─── Data for the task ───
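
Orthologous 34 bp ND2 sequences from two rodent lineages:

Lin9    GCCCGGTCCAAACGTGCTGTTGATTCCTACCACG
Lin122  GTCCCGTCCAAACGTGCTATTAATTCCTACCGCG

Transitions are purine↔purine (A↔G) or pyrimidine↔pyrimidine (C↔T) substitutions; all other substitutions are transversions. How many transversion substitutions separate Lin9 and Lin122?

Mismatches occur at site 2 (C/T, transition), site 5 (G/C, transversion), site 19 (G/A, transition), site 22 (G/A, transition), site 32 (A/G, transition).
Of the 5 differences, 4 transitions and 1 transversion, so the answer is 1.

1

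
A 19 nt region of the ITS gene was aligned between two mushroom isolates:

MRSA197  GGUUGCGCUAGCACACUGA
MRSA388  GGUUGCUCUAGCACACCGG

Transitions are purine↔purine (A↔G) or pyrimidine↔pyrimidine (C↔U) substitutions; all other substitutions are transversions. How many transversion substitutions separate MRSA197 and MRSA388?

1

Mismatches occur at site 7 (G→U, transversion), site 17 (U→C, transition), site 19 (A→G, transition).
Of the 3 differences, 2 transitions and 1 transversion, so the answer is 1.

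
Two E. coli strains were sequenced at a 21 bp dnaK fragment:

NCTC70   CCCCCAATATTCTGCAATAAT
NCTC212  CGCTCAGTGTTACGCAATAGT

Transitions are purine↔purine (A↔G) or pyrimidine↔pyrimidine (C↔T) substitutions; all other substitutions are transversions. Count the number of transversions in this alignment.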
───
How to complete this task:
The material above should be returned exactly, in full.

Result:
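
Orthologous 34 bp ND2 sequences from two rodent lineages:

Lin9    GCCCGGTCCAAACGTGCTGTTGATTCCTACCACG
Lin122  GTCCCGTCCAAACGTGCTATTAATTCCTACCGCG

Transitions are purine↔purine (A↔G) or pyrimidine↔pyrimidine (C↔T) substitutions; all other substitutions are transversions. How many transversion substitutions separate Lin9 and Lin122?

Mismatches occur at site 2 (C/T, transition), site 5 (G/C, transversion), site 19 (G/A, transition), site 22 (G/A, transition), site 32 (A/G, transition).
Of the 5 differences, 4 transitions and 1 transversion, so the answer is 1.

1

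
A 19 nt region of the ITS gene was aligned between two mushroom isolates:

MRSA197  GGUUGCGCUAGCACACUGA
MRSA388  GGUUGCUCUAGCACACCGG

Transitions are purine↔purine (A↔G) or pyrimidine↔pyrimidine (C↔U) substitutions; all other substitutions are transversions. How many transversion substitutions separate MRSA197 and MRSA388?

1

Mismatches occur at site 7 (G→U, transversion), site 17 (U→C, transition), site 19 (A→G, transition).
Of the 3 differences, 2 transitions and 1 transversion, so the answer is 1.

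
Two E. coli strains were sequenced at a 21 bp dnaK fragment:

NCTC70   CCCCCAATATTCTGCAATAAT
NCTC212  CGCTCAGTGTTACGCAATAGT

Transitions are purine↔purine (A↔G) or pyrimidine↔pyrimidine (C↔T) substitutions; all other substitutions are transversions. Count the number of transversions in this alignment.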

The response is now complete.